- Opening Delimiter -
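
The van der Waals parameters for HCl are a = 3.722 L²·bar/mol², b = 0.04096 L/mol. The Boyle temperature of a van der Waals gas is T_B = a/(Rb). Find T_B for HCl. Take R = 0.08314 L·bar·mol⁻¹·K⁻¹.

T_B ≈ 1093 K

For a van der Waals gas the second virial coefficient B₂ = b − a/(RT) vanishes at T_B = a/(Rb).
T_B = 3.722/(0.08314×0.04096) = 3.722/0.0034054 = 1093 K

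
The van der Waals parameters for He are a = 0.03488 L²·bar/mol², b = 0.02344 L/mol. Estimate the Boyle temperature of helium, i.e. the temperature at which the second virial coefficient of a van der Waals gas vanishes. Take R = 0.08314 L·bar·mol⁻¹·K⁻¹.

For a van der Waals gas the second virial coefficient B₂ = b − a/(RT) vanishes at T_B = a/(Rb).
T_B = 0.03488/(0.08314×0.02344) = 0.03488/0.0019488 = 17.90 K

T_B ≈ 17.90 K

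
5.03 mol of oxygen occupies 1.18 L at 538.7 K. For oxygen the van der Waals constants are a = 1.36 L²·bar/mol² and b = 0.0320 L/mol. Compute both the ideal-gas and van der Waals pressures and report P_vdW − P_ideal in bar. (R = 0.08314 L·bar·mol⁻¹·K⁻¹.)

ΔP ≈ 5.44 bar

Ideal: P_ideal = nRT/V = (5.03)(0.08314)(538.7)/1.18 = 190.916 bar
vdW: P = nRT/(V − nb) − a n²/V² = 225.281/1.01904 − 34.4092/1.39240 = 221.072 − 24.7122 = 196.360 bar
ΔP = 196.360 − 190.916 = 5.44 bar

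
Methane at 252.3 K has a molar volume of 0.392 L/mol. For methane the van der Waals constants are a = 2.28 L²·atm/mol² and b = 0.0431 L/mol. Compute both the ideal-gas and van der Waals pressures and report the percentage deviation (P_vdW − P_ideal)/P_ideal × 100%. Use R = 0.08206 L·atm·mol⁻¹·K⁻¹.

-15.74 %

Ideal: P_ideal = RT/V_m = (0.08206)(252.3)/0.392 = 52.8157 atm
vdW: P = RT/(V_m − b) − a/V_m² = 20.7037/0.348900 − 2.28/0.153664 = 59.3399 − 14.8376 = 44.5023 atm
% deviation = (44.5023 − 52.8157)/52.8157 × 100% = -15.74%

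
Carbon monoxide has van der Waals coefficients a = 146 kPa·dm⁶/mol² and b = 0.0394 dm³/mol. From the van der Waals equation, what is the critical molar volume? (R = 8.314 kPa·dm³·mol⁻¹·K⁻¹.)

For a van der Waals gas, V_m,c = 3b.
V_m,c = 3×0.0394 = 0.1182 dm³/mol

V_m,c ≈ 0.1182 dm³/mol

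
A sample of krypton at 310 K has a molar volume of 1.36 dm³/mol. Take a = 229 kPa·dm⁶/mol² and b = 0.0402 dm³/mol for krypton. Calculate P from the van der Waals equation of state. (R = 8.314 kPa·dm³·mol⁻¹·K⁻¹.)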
- Closing Delimiter -
Assignment: The whole listing above is to be reproduced without any slip.

Solution for this task:
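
The van der Waals parameters for HCl are a = 3.722 L²·bar/mol², b = 0.04096 L/mol. The Boyle temperature of a van der Waals gas is T_B = a/(Rb). Find T_B for HCl. Take R = 0.08314 L·bar·mol⁻¹·K⁻¹.

T_B ≈ 1093 K

For a van der Waals gas the second virial coefficient B₂ = b − a/(RT) vanishes at T_B = a/(Rb).
T_B = 3.722/(0.08314×0.04096) = 3.722/0.0034054 = 1093 K

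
The van der Waals parameters for He are a = 0.03488 L²·bar/mol², b = 0.02344 L/mol. Estimate the Boyle temperature of helium, i.e. the temperature at which the second virial coefficient of a van der Waals gas vanishes. Take R = 0.08314 L·bar·mol⁻¹·K⁻¹.

For a van der Waals gas the second virial coefficient B₂ = b − a/(RT) vanishes at T_B = a/(Rb).
T_B = 0.03488/(0.08314×0.02344) = 0.03488/0.0019488 = 17.90 K

T_B ≈ 17.90 K

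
5.03 mol of oxygen occupies 1.18 L at 538.7 K. For oxygen the van der Waals constants are a = 1.36 L²·bar/mol² and b = 0.0320 L/mol. Compute both the ideal-gas and van der Waals pressures and report P_vdW − P_ideal in bar. (R = 0.08314 L·bar·mol⁻¹·K⁻¹.)

ΔP ≈ 5.44 bar

Ideal: P_ideal = nRT/V = (5.03)(0.08314)(538.7)/1.18 = 190.916 bar
vdW: P = nRT/(V − nb) − a n²/V² = 225.281/1.01904 − 34.4092/1.39240 = 221.072 − 24.7122 = 196.360 bar
ΔP = 196.360 − 190.916 = 5.44 bar

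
Methane at 252.3 K has a molar volume of 0.392 L/mol. For methane the van der Waals constants are a = 2.28 L²·atm/mol² and b = 0.0431 L/mol. Compute both the ideal-gas and van der Waals pressures and report the percentage deviation (P_vdW − P_ideal)/P_ideal × 100%. Use R = 0.08206 L·atm·mol⁻¹·K⁻¹.

-15.74 %

Ideal: P_ideal = RT/V_m = (0.08206)(252.3)/0.392 = 52.8157 atm
vdW: P = RT/(V_m − b) − a/V_m² = 20.7037/0.348900 − 2.28/0.153664 = 59.3399 − 14.8376 = 44.5023 atm
% deviation = (44.5023 − 52.8157)/52.8157 × 100% = -15.74%

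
Carbon monoxide has van der Waals coefficients a = 146 kPa·dm⁶/mol² and b = 0.0394 dm³/mol. From the van der Waals equation, what is the critical molar volume? (R = 8.314 kPa·dm³·mol⁻¹·K⁻¹.)

For a van der Waals gas, V_m,c = 3b.
V_m,c = 3×0.0394 = 0.1182 dm³/mol

V_m,c ≈ 0.1182 dm³/mol

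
A sample of krypton at 310 K has a molar volume of 1.36 dm³/mol. Take a = 229 kPa·dm⁶/mol² and b = 0.0402 dm³/mol for krypton. Calculate P from the van der Waals equation of state. (R = 8.314 kPa·dm³·mol⁻¹·K⁻¹.)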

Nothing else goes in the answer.